→ **Dataset**
******************************
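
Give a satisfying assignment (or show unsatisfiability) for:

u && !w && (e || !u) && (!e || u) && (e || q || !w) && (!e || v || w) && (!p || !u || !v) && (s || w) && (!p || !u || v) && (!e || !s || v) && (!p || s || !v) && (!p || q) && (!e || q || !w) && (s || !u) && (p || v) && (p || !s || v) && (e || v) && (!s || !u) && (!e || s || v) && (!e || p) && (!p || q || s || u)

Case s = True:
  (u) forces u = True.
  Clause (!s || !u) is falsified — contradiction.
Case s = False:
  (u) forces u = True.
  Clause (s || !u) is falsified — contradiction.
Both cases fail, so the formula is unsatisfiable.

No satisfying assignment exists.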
******************************
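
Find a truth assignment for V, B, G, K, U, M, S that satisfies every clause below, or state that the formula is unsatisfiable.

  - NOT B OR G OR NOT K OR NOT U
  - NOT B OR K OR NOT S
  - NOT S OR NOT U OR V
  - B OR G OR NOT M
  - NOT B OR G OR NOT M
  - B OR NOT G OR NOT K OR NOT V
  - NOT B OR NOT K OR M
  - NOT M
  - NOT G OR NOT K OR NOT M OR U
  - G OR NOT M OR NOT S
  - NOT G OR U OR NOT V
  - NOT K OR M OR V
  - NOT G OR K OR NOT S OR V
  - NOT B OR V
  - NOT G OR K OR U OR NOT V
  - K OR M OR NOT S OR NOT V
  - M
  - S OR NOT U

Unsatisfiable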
******************************
→ **Problem details**
Looking at the data above, return every line from the one with "Find a truth" down to the one with "- NOT G OR K OR NOT S OR V", exactly and inclusively.

→ **Written reply**
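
Find a truth assignment for V, B, G, K, U, M, S that satisfies every clause below, or state that the formula is unsatisfiable.

  - NOT B OR G OR NOT K OR NOT U
  - NOT B OR K OR NOT S
  - NOT S OR NOT U OR V
  - B OR G OR NOT M
  - NOT B OR G OR NOT M
  - B OR NOT G OR NOT K OR NOT V
  - NOT B OR NOT K OR M
  - NOT M
  - NOT G OR NOT K OR NOT M OR U
  - G OR NOT M OR NOT S
  - NOT G OR U OR NOT V
  - NOT K OR M OR V
  - NOT G OR K OR NOT S OR V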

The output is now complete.